▶ _Your goal_
For the word "only", state how many lines of the listing below contain it. Give the number and nothing more.

##### Given data #####

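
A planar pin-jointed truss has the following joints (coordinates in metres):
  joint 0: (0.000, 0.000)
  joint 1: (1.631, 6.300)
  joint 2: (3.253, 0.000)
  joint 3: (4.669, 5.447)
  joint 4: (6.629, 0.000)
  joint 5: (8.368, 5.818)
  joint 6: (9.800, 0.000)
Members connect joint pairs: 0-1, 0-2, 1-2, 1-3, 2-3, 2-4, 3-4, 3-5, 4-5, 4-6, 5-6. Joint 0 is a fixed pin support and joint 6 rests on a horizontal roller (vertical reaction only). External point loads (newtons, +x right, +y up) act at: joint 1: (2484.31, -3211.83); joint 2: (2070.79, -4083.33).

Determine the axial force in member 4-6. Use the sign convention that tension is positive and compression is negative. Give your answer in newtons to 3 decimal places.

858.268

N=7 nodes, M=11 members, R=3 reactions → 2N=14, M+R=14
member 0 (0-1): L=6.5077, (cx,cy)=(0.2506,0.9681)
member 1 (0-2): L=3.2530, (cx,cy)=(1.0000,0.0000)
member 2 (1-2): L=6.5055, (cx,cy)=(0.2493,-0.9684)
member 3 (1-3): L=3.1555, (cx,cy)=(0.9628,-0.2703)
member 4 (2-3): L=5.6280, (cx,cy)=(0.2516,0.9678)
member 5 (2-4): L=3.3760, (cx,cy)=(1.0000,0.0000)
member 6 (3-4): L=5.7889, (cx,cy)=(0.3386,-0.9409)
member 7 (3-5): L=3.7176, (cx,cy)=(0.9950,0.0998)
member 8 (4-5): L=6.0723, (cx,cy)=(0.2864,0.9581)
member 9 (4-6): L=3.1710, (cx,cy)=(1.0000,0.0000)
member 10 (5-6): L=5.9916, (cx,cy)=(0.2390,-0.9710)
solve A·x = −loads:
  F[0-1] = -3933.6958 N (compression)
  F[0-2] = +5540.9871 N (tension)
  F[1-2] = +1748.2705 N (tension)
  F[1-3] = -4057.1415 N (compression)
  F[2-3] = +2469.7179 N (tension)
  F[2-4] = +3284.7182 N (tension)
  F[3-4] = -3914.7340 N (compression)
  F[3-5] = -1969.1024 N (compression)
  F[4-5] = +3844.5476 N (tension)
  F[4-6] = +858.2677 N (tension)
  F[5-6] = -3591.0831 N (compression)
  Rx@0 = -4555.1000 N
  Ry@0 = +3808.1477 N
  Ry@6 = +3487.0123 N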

#####
##### Given data #####

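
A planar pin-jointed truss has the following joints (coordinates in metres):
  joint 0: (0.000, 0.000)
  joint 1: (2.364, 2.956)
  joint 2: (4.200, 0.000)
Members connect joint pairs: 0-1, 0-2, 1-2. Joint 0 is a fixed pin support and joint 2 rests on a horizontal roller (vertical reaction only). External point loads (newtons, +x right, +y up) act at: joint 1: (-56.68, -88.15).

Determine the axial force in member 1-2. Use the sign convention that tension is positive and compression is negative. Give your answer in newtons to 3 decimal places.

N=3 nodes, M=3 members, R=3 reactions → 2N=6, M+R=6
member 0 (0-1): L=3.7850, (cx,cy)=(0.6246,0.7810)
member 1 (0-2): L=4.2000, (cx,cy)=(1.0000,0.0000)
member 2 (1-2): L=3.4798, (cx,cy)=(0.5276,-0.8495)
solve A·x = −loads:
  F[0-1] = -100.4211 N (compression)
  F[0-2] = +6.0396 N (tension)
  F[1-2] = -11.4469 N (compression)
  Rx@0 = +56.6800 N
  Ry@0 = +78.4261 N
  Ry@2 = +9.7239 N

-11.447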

#####
##### Given data #####

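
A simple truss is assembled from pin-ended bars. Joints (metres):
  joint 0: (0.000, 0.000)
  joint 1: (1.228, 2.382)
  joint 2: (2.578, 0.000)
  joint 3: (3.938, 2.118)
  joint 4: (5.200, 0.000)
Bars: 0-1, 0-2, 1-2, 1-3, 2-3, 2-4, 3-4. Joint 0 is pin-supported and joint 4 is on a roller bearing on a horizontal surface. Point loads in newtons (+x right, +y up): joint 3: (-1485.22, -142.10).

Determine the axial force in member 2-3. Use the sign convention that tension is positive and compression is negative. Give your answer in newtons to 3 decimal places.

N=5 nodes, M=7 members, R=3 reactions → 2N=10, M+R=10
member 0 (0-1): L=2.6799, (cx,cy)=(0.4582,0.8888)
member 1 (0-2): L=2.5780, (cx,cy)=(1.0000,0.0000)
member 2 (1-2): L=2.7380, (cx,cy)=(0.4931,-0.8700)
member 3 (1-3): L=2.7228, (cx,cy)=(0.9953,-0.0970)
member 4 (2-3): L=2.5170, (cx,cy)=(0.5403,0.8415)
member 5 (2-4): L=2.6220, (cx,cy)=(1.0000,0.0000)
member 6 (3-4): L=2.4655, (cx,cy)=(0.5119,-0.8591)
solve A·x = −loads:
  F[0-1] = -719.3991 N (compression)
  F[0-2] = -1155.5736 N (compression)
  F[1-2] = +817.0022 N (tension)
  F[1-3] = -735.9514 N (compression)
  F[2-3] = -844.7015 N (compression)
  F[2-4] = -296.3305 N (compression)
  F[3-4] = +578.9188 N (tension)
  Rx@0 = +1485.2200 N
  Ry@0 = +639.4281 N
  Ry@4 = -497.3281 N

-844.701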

#####

▶ _Written answer_
2